* Provided records:
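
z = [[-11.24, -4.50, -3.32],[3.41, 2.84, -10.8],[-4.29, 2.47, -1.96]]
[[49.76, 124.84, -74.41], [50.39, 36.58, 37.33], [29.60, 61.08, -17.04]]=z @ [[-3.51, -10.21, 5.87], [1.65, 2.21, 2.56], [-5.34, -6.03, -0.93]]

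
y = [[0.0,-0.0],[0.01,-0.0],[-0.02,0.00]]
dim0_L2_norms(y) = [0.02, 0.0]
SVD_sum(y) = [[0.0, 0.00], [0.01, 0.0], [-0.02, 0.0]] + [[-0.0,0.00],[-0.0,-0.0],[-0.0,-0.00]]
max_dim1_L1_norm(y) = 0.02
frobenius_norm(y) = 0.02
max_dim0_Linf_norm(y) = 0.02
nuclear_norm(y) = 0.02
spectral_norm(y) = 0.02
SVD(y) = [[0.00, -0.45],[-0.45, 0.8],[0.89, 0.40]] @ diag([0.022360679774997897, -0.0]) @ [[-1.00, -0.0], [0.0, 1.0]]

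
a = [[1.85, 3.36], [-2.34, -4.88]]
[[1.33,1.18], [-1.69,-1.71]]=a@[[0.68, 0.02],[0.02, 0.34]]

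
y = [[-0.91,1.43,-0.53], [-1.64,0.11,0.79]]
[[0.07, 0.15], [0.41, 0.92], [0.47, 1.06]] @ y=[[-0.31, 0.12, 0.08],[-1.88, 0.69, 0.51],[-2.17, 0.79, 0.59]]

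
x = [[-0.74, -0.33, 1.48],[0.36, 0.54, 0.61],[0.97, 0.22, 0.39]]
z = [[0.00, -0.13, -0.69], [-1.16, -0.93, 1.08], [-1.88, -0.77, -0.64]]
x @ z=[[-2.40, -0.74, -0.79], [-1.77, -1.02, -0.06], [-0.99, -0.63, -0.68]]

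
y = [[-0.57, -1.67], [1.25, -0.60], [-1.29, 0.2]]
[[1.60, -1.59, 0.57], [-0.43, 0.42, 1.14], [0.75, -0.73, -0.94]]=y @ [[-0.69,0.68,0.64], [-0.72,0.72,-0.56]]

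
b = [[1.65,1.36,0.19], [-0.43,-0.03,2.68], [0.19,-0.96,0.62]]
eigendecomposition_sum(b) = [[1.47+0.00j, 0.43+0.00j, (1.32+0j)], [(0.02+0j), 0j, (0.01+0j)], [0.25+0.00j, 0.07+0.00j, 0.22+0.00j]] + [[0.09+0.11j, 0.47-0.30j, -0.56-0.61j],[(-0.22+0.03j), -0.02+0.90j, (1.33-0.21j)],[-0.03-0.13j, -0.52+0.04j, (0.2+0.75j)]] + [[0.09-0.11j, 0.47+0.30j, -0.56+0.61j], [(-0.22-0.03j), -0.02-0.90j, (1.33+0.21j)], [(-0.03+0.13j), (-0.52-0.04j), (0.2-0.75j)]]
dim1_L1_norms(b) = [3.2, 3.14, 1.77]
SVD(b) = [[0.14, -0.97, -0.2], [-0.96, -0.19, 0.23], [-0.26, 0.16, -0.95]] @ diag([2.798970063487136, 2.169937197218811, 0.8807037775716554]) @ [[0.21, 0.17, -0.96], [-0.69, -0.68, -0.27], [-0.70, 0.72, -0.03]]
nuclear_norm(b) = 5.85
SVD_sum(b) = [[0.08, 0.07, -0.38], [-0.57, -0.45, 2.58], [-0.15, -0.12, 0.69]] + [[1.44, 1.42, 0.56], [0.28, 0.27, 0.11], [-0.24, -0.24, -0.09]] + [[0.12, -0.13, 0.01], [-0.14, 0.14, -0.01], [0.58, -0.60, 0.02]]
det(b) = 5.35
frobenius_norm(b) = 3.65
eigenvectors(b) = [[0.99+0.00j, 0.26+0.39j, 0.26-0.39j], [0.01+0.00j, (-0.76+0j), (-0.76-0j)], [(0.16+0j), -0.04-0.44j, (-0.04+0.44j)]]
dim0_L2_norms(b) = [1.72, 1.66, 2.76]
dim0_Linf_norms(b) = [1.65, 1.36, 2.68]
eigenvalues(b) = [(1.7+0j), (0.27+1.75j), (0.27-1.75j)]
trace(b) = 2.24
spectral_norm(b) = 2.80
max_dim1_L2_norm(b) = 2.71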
...
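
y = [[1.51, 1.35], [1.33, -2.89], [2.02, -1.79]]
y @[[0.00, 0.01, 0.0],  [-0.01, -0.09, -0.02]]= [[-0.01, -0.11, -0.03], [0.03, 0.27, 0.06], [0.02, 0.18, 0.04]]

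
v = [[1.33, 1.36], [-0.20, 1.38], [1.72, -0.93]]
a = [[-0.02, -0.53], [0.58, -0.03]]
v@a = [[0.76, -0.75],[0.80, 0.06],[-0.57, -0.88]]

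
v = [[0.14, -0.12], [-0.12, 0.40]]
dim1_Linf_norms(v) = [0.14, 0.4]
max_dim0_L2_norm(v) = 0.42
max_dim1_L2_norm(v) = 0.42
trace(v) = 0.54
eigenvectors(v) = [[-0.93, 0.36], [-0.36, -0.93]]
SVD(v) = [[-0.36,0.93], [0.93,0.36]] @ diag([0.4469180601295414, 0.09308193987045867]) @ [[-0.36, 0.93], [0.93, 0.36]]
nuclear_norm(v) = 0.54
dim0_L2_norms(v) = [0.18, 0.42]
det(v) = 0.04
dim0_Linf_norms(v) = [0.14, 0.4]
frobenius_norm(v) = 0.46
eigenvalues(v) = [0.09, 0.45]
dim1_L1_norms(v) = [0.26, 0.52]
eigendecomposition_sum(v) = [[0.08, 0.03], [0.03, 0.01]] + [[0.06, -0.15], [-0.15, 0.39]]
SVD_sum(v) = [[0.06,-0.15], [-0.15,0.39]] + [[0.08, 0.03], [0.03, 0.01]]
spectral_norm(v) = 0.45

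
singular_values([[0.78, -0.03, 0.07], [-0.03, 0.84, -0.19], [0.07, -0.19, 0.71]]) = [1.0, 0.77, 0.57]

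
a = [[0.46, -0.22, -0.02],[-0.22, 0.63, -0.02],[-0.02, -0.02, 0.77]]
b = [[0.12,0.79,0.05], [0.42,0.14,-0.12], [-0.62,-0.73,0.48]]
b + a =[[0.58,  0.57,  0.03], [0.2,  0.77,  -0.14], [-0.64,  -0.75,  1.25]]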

* Assigned task: Copy the lines above exactly, beginning at the line that has "-10.8],[-4.29, 2.47, -1.96]]" and stopping after the line that has "b = [[1.65,1.36,0.19], [-0.43,-0.03,2.68], [0.19,-0.96,0.62]]", and omit the rest.

* Exercise output:
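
z = [[-11.24, -4.50, -3.32],[3.41, 2.84, -10.8],[-4.29, 2.47, -1.96]]
[[49.76, 124.84, -74.41], [50.39, 36.58, 37.33], [29.60, 61.08, -17.04]]=z @ [[-3.51, -10.21, 5.87], [1.65, 2.21, 2.56], [-5.34, -6.03, -0.93]]

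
y = [[0.0,-0.0],[0.01,-0.0],[-0.02,0.00]]
dim0_L2_norms(y) = [0.02, 0.0]
SVD_sum(y) = [[0.0, 0.00], [0.01, 0.0], [-0.02, 0.0]] + [[-0.0,0.00],[-0.0,-0.0],[-0.0,-0.00]]
max_dim1_L1_norm(y) = 0.02
frobenius_norm(y) = 0.02
max_dim0_Linf_norm(y) = 0.02
nuclear_norm(y) = 0.02
spectral_norm(y) = 0.02
SVD(y) = [[0.00, -0.45],[-0.45, 0.8],[0.89, 0.40]] @ diag([0.022360679774997897, -0.0]) @ [[-1.00, -0.0], [0.0, 1.0]]

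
a = [[1.85, 3.36], [-2.34, -4.88]]
[[1.33,1.18], [-1.69,-1.71]]=a@[[0.68, 0.02],[0.02, 0.34]]

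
y = [[-0.91,1.43,-0.53], [-1.64,0.11,0.79]]
[[0.07, 0.15], [0.41, 0.92], [0.47, 1.06]] @ y=[[-0.31, 0.12, 0.08],[-1.88, 0.69, 0.51],[-2.17, 0.79, 0.59]]

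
x = [[-0.74, -0.33, 1.48],[0.36, 0.54, 0.61],[0.97, 0.22, 0.39]]
z = [[0.00, -0.13, -0.69], [-1.16, -0.93, 1.08], [-1.88, -0.77, -0.64]]
x @ z=[[-2.40, -0.74, -0.79], [-1.77, -1.02, -0.06], [-0.99, -0.63, -0.68]]

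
y = [[-0.57, -1.67], [1.25, -0.60], [-1.29, 0.2]]
[[1.60, -1.59, 0.57], [-0.43, 0.42, 1.14], [0.75, -0.73, -0.94]]=y @ [[-0.69,0.68,0.64], [-0.72,0.72,-0.56]]

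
b = [[1.65,1.36,0.19], [-0.43,-0.03,2.68], [0.19,-0.96,0.62]]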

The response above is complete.